Saved entries ->
· · · · ·

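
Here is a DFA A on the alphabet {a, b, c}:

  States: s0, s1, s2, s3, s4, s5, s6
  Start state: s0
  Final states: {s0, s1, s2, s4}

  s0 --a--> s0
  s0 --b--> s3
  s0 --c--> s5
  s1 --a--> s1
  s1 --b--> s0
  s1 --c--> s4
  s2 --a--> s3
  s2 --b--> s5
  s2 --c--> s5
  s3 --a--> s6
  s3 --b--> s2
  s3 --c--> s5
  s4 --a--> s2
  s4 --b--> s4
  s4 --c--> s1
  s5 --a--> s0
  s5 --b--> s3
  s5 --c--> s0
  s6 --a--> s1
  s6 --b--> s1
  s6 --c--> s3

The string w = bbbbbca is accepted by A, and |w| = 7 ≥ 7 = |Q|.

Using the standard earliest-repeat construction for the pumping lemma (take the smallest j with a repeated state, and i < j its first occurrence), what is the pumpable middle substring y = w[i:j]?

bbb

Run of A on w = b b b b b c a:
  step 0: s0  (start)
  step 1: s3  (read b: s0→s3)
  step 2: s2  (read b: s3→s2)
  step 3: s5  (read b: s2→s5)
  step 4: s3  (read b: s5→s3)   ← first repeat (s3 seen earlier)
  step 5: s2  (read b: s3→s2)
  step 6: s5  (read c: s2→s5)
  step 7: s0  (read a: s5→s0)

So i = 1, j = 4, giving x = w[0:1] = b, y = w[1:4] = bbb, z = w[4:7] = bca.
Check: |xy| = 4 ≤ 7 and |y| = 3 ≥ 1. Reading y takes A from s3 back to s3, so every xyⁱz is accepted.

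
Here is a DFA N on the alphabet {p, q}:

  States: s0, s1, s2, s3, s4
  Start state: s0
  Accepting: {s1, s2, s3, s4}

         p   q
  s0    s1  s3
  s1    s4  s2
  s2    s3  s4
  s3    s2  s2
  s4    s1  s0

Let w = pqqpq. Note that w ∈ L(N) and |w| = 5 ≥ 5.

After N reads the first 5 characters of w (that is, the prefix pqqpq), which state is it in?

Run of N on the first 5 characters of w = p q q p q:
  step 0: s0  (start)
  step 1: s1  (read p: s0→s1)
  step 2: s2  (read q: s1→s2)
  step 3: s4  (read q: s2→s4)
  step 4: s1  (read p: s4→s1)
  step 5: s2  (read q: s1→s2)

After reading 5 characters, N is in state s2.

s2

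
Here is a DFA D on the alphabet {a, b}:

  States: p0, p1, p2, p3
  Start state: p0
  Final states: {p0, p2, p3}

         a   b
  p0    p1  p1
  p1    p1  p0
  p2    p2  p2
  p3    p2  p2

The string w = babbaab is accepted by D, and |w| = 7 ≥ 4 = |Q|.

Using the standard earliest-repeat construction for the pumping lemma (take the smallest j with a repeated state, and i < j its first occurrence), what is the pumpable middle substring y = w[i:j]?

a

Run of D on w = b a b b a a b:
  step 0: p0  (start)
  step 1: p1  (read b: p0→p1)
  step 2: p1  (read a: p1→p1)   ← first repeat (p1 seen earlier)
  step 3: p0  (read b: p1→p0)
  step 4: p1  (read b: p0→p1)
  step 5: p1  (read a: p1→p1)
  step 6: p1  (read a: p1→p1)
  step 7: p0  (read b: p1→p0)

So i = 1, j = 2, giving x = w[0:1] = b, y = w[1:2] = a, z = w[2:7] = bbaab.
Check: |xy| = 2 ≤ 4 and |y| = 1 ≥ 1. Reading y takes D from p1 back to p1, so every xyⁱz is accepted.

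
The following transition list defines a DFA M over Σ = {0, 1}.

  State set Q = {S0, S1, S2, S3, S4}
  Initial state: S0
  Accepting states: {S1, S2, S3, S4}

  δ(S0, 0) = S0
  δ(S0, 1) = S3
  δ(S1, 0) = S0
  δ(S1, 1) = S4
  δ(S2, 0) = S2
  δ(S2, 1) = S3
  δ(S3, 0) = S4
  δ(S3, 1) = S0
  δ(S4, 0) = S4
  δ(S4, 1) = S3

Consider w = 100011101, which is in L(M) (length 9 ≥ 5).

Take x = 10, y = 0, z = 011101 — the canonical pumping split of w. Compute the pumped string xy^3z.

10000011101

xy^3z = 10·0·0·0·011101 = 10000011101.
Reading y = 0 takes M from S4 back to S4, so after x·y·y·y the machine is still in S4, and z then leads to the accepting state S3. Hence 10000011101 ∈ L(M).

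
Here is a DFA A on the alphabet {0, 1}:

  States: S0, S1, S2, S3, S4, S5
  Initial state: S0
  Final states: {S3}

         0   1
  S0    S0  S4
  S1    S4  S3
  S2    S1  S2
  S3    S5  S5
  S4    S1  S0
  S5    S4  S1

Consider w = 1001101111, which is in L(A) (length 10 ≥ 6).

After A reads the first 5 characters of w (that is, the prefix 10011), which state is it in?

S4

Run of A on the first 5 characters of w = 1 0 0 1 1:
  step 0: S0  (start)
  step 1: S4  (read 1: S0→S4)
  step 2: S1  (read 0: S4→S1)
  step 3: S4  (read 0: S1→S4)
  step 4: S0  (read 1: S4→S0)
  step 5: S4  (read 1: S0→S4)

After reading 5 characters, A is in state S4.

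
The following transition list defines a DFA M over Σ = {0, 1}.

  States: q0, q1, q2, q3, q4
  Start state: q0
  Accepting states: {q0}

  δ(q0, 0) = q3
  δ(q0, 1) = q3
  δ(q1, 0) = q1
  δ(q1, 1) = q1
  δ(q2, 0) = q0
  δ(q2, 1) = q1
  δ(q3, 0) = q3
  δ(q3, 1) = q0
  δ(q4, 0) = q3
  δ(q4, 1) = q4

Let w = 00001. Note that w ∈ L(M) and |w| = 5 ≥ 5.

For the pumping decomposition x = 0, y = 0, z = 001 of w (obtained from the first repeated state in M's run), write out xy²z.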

· · · · ·

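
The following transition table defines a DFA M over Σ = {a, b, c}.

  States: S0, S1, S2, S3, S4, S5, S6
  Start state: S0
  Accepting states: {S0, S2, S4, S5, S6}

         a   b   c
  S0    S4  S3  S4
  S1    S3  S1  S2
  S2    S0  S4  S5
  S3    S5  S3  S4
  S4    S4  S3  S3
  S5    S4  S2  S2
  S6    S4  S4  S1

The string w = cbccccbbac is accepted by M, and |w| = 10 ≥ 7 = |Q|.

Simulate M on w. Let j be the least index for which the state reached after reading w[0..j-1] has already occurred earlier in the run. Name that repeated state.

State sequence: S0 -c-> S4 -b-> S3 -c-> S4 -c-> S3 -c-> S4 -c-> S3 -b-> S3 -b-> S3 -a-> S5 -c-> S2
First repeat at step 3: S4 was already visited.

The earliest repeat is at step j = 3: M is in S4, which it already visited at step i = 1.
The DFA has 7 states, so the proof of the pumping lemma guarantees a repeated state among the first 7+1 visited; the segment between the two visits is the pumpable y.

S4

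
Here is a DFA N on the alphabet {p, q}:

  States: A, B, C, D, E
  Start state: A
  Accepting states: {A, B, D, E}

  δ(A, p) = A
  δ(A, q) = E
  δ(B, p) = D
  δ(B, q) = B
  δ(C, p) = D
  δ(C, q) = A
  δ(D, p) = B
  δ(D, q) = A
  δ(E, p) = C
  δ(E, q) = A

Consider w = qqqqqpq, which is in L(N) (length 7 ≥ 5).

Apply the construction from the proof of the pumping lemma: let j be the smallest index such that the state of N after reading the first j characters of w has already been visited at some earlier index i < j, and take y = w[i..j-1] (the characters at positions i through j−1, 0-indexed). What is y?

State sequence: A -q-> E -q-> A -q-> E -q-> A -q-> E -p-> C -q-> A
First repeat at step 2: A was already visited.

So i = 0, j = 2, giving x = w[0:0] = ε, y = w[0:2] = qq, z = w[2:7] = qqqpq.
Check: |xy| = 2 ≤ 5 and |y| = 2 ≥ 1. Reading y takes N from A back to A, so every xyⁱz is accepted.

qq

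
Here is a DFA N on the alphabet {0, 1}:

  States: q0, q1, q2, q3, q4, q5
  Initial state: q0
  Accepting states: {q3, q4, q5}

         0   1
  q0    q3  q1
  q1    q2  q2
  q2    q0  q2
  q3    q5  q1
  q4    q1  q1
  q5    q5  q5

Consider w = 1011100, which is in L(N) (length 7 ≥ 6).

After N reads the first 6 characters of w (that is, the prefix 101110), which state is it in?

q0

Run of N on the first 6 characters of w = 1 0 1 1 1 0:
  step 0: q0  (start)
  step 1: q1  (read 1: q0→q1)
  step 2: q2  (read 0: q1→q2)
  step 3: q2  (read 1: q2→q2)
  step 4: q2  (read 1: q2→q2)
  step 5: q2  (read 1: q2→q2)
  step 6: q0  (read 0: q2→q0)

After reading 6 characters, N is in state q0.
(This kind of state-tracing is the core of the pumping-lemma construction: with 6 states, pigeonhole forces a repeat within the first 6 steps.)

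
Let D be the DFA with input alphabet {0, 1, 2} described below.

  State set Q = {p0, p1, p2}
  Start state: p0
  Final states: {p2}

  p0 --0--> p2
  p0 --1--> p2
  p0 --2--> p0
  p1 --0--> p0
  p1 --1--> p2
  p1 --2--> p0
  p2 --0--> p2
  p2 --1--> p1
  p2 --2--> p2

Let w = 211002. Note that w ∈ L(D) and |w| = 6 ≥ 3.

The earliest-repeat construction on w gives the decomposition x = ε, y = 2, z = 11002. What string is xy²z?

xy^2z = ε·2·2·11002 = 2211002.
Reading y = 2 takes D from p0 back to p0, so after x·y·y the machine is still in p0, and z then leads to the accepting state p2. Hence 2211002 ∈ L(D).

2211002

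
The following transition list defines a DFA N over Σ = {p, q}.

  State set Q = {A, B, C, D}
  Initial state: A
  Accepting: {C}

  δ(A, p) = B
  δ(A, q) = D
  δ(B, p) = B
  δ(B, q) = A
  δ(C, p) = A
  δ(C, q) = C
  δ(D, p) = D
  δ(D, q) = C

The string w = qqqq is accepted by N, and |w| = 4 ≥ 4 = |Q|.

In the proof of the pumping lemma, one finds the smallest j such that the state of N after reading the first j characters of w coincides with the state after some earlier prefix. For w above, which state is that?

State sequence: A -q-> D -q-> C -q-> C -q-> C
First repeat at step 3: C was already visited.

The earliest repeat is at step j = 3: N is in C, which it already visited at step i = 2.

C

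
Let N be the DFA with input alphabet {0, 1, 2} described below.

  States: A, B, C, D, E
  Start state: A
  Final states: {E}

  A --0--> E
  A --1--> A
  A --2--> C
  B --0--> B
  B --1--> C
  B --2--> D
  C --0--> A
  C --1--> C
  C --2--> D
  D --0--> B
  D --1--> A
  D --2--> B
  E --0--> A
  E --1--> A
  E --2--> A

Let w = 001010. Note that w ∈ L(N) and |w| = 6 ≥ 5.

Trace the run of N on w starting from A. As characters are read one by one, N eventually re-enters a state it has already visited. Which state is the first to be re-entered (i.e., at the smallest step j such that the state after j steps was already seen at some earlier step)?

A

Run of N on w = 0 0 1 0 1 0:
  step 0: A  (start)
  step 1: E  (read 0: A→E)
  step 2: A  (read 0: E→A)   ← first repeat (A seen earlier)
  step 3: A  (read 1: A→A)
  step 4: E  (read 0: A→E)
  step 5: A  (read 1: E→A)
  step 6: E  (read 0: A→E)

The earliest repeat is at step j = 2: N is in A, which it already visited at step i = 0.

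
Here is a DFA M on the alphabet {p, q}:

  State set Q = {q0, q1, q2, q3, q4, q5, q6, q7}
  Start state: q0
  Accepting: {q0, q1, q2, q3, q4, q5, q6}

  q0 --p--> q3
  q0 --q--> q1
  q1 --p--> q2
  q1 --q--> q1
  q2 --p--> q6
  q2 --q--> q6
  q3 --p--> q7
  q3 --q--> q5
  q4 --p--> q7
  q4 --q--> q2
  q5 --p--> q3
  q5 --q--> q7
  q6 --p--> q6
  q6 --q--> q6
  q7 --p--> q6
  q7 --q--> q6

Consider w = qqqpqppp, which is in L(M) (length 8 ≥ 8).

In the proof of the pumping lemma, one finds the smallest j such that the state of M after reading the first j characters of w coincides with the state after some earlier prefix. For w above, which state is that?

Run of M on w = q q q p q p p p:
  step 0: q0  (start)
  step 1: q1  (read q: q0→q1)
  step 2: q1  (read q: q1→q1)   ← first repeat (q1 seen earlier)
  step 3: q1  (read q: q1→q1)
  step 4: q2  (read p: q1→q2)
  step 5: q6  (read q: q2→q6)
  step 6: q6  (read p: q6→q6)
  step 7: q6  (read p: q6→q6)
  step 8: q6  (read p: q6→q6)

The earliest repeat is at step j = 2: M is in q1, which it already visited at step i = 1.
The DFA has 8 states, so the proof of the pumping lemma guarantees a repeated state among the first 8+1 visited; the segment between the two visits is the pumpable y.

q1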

· · · · ·

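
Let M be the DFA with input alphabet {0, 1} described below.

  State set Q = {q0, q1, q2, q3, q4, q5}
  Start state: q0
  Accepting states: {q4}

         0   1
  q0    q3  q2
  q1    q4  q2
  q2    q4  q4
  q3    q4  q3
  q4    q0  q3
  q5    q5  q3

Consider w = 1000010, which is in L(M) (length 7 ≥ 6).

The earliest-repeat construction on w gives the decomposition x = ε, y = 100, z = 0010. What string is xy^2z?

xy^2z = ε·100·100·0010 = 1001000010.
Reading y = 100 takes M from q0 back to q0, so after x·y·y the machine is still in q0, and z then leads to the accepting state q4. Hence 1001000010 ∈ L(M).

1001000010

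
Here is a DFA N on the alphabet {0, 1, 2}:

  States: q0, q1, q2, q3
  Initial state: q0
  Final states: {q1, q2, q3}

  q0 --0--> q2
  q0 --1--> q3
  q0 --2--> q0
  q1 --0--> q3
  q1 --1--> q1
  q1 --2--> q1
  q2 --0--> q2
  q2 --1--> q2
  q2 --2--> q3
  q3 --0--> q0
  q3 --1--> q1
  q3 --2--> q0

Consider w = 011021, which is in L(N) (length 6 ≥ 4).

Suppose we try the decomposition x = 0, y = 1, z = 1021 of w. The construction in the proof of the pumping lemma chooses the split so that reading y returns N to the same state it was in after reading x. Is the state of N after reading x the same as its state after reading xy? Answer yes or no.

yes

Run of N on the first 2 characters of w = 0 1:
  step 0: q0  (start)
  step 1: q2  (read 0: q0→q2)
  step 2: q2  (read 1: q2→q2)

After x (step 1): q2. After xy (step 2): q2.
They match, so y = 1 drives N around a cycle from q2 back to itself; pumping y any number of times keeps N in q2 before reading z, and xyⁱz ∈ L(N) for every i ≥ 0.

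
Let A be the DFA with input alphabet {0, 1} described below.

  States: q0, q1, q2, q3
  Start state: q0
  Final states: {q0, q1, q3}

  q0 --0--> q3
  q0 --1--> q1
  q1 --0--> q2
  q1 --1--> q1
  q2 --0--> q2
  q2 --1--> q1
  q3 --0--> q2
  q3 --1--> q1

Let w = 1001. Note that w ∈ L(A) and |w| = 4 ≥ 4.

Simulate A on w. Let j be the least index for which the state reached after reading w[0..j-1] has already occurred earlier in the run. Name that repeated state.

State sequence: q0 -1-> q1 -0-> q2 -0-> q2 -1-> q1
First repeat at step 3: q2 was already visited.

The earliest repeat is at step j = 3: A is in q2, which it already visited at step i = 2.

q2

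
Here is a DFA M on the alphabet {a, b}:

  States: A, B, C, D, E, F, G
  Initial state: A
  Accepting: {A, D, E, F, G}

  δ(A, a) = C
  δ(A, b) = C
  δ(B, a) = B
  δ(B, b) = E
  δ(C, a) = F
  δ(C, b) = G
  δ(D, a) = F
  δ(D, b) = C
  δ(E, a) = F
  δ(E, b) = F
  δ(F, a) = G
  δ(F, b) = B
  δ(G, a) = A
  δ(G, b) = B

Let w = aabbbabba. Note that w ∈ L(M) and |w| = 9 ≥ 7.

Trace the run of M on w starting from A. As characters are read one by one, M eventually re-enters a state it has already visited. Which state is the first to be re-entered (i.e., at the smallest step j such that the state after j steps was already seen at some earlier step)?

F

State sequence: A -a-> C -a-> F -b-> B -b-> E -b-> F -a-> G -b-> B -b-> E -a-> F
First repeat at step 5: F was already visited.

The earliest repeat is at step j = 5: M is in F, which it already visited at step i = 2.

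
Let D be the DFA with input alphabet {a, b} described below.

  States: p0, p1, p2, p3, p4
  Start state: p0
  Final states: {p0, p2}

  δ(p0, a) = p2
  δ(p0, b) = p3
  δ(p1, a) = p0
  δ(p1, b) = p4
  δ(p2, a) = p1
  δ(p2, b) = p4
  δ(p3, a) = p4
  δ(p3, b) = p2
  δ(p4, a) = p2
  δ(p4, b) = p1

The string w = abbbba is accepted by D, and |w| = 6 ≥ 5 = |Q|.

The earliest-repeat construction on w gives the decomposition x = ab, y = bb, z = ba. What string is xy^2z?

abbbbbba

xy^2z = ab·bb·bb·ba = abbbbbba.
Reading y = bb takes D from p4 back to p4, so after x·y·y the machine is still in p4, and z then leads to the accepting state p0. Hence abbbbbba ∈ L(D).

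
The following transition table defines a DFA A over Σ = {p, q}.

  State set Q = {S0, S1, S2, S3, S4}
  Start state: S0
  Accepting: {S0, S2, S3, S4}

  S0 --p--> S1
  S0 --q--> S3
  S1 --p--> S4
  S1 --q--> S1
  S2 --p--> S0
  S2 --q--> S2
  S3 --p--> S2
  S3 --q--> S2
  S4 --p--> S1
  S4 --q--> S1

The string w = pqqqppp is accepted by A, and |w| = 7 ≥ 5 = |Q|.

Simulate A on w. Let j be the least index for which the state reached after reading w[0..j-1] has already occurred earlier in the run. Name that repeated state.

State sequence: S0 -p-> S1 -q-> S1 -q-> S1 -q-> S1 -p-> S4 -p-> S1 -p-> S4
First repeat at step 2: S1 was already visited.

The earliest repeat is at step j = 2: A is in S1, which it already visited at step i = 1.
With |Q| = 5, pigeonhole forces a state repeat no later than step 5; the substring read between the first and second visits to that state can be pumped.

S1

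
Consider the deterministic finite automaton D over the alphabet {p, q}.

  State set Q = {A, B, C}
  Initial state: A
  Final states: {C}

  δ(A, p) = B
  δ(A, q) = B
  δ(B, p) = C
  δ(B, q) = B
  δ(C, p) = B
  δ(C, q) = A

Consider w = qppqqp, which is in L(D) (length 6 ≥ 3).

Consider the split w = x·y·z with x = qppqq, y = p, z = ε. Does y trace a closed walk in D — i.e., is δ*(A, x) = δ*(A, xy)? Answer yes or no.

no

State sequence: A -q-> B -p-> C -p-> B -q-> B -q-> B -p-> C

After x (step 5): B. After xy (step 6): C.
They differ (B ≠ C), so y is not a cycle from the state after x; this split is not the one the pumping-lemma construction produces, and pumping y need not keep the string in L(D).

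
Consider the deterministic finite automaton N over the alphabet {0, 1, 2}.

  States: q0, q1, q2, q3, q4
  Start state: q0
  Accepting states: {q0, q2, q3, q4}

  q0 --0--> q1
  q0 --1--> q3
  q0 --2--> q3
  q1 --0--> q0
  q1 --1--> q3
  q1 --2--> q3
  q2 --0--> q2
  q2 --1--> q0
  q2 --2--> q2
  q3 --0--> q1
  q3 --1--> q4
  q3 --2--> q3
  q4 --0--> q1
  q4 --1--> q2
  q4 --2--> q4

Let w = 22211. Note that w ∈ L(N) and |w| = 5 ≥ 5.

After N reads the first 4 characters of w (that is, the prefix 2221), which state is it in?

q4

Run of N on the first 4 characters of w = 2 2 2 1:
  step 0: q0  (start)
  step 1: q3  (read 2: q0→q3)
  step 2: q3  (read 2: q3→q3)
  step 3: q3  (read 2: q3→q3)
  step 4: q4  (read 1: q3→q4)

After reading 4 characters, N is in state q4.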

· · · · ·

The result is a copy of every line above where the word "Final" shows up.

Your response ->
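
  Final states: {s0, s1, s2, s4}
  Final states: {p0, p2, p3}
  Final states: {S3}
  Final states: {p2}
  Final states: {E}
  Final states: {q1, q2, q3}
  Final states: {q0, q1, q3}
  Final states: {p0, p2}
  Final states: {C}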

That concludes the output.